DATASET EXTRACT:
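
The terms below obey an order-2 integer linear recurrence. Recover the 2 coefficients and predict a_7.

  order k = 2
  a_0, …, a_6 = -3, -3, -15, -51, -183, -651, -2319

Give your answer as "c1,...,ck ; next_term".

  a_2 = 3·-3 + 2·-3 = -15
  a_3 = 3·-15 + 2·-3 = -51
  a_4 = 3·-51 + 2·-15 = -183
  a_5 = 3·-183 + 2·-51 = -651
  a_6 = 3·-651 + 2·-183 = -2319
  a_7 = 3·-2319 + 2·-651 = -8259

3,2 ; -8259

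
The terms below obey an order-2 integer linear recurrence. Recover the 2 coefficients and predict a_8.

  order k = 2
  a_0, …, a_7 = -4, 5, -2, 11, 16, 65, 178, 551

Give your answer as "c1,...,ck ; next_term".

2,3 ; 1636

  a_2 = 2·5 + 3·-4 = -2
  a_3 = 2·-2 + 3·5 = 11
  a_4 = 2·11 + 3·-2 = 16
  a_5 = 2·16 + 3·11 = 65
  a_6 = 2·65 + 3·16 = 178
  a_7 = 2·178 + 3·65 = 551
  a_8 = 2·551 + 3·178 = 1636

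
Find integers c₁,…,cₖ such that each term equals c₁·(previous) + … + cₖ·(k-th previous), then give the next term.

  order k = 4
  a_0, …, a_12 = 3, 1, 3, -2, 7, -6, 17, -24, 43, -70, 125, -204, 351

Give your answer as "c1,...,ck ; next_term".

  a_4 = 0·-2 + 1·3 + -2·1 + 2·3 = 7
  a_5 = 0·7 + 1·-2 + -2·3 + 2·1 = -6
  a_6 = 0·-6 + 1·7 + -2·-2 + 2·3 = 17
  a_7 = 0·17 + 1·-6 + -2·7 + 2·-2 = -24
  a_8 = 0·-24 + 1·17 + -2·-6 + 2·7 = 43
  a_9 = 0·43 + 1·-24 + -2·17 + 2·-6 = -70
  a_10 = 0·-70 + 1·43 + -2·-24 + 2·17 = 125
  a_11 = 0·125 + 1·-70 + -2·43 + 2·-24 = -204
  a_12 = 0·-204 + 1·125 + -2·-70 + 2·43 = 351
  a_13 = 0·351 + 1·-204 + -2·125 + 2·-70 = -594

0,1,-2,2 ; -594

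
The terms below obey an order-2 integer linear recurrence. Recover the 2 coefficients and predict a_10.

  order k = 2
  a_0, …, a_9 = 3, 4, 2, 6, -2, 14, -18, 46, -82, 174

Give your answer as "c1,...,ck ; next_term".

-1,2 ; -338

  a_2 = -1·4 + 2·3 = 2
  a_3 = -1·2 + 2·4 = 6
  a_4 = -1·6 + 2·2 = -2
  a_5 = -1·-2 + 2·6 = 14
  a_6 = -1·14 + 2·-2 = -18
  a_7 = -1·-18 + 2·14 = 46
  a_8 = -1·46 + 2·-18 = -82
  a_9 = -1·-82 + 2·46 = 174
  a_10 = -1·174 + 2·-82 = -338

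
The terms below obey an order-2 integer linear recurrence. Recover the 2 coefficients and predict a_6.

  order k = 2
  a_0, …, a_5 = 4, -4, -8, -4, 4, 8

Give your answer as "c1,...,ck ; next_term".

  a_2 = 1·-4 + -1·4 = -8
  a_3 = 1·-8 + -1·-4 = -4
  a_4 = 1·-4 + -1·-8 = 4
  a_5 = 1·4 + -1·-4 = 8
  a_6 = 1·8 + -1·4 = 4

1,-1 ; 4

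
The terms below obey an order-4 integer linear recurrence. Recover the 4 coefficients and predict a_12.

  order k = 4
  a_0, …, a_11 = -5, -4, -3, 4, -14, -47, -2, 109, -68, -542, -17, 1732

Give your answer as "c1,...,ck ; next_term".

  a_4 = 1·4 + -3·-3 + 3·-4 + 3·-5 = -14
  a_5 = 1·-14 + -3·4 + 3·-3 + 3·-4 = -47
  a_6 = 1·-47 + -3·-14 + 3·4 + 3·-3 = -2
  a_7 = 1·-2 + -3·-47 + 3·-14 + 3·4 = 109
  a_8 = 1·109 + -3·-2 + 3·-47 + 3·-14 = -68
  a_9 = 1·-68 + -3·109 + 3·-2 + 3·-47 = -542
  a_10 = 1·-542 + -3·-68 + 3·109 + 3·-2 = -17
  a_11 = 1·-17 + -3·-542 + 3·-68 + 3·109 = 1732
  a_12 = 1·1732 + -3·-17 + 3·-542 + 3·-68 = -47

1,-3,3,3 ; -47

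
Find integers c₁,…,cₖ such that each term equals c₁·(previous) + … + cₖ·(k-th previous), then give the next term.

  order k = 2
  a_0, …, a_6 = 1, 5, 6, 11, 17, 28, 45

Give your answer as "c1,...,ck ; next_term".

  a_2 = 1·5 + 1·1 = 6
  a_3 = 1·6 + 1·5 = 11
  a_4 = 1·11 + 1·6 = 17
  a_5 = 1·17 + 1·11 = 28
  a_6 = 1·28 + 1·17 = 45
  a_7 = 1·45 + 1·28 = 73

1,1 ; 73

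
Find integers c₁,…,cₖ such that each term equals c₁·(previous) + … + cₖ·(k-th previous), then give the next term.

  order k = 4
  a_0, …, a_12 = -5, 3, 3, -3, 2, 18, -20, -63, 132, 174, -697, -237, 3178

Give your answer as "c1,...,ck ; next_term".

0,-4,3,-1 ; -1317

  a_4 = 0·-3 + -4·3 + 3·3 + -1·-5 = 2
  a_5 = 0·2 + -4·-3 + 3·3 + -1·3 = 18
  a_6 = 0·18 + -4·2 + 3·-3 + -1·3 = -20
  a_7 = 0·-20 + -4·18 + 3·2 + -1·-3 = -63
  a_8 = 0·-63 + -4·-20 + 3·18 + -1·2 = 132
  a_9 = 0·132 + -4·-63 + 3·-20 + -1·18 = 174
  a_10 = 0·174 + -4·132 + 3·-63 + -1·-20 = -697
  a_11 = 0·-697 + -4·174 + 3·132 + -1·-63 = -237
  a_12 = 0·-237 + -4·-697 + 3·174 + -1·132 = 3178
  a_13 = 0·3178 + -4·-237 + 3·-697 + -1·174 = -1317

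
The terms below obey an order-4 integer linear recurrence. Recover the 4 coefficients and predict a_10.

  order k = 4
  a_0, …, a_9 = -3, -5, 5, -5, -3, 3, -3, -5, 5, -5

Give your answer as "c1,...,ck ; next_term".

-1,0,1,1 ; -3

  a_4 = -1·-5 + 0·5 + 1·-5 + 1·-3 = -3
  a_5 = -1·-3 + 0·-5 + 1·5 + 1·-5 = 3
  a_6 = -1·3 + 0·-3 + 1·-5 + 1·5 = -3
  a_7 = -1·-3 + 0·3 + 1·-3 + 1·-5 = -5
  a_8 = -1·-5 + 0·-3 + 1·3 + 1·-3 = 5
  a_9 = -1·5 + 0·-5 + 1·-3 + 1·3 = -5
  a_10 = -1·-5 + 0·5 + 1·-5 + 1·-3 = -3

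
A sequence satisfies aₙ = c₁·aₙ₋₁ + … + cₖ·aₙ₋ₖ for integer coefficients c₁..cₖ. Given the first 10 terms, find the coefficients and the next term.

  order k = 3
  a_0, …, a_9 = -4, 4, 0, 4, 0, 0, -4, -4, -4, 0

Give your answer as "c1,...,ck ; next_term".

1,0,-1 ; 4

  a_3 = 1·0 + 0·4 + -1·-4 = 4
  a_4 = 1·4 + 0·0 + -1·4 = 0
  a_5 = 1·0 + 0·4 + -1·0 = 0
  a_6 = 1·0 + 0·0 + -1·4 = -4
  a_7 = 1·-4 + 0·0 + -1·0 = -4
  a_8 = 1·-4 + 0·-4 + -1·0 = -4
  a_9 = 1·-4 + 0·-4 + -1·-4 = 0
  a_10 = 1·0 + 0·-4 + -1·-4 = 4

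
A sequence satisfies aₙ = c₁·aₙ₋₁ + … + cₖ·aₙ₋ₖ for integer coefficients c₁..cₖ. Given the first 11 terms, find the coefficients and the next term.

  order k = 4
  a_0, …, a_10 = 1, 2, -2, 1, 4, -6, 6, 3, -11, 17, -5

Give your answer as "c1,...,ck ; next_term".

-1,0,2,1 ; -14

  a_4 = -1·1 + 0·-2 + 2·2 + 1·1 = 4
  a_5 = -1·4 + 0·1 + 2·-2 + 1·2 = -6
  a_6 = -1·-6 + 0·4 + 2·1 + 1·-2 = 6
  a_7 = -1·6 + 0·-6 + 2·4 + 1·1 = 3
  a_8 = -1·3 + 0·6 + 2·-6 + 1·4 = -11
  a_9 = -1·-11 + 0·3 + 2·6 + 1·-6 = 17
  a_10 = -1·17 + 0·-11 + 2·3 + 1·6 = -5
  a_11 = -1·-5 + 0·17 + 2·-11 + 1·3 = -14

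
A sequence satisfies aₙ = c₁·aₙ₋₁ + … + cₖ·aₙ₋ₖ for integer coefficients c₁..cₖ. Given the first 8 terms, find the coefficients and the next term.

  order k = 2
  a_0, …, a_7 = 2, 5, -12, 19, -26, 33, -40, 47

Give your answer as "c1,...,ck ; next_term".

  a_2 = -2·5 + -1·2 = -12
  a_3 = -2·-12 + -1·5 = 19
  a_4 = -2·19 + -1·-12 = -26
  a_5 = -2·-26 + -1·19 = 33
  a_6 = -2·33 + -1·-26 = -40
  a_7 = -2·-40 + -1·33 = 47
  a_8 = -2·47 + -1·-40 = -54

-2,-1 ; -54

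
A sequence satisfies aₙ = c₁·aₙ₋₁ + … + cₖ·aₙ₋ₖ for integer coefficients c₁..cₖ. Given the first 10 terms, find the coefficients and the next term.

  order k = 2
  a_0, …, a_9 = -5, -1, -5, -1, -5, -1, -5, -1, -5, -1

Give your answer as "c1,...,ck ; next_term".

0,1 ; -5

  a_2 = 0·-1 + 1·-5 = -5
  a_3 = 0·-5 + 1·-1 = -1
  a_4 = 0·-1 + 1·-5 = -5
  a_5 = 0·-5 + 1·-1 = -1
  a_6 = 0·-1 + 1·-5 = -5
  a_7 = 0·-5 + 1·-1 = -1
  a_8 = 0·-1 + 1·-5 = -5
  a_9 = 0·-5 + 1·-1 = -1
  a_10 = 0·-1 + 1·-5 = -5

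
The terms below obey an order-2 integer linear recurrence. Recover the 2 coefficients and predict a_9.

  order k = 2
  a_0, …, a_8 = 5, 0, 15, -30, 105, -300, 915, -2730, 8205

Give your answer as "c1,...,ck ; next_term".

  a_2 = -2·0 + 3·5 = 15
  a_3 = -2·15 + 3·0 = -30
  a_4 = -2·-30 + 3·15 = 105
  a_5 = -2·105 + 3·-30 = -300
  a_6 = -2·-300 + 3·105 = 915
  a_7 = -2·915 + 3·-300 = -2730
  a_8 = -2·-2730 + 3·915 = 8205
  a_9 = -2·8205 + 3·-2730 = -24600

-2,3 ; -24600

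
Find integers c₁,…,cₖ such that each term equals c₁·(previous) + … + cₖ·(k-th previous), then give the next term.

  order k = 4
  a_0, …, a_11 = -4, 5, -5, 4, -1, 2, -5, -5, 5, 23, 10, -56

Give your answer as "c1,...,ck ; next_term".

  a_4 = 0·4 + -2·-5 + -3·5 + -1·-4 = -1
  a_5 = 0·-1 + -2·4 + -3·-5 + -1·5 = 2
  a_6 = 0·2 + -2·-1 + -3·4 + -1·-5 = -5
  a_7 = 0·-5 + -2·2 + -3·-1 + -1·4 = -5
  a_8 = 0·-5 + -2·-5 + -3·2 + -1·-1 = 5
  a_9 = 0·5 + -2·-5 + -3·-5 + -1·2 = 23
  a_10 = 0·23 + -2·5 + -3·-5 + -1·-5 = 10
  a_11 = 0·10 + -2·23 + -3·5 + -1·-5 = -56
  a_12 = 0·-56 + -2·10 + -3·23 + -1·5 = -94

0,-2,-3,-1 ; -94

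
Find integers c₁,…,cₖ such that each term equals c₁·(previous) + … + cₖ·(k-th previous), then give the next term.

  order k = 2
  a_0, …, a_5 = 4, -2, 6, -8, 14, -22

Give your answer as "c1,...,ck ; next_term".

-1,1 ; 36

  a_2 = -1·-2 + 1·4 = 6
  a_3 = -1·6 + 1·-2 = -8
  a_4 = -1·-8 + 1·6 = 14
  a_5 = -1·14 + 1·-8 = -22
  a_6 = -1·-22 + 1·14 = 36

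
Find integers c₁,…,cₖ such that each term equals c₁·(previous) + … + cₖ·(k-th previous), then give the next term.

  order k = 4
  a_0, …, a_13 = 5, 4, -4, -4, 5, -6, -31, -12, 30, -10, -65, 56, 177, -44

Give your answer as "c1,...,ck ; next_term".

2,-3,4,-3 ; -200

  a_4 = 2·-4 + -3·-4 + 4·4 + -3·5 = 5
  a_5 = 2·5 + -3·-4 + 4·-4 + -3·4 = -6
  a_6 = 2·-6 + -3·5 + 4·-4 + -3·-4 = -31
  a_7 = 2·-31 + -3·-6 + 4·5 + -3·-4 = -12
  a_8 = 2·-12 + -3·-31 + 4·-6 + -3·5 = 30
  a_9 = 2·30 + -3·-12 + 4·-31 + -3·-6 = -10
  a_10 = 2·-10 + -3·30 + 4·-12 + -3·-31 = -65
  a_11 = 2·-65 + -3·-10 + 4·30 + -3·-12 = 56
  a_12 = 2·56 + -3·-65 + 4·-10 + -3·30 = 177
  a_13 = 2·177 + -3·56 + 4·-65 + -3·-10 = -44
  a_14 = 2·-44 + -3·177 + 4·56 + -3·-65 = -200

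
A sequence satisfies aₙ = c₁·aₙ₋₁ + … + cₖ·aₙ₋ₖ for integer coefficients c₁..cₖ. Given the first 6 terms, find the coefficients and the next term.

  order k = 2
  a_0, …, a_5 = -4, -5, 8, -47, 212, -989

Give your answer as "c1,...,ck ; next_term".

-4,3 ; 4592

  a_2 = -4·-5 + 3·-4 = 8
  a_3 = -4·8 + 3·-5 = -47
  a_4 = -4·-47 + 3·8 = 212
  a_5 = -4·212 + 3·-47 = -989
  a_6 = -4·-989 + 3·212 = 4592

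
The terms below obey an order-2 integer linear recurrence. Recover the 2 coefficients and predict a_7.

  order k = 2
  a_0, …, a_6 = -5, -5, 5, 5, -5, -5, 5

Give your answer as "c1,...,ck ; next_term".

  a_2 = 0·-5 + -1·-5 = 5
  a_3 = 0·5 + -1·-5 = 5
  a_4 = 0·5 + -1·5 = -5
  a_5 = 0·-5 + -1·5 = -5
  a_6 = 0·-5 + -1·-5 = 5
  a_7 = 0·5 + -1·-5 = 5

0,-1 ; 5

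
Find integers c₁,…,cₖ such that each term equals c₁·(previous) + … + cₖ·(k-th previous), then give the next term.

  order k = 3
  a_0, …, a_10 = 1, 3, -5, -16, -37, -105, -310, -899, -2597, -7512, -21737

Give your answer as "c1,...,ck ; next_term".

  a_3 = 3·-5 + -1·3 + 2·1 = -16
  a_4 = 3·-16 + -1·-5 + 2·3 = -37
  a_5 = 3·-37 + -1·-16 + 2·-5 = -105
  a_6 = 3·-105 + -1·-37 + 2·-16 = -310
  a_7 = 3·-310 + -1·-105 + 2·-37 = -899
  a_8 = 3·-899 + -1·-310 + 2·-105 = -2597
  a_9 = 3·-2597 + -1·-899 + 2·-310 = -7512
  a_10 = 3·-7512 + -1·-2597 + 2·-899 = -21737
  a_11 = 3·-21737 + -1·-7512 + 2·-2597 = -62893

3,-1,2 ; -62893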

YOUR ASSIGNMENT: Please transcribe the data exactly from its first line. End with the line that contains "a_0, …, a_6 = -3, -3, -15, -51, -183, -651, -2319".

ANSWER:
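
The terms below obey an order-2 integer linear recurrence. Recover the 2 coefficients and predict a_7.

  order k = 2
  a_0, …, a_6 = -3, -3, -15, -51, -183, -651, -2319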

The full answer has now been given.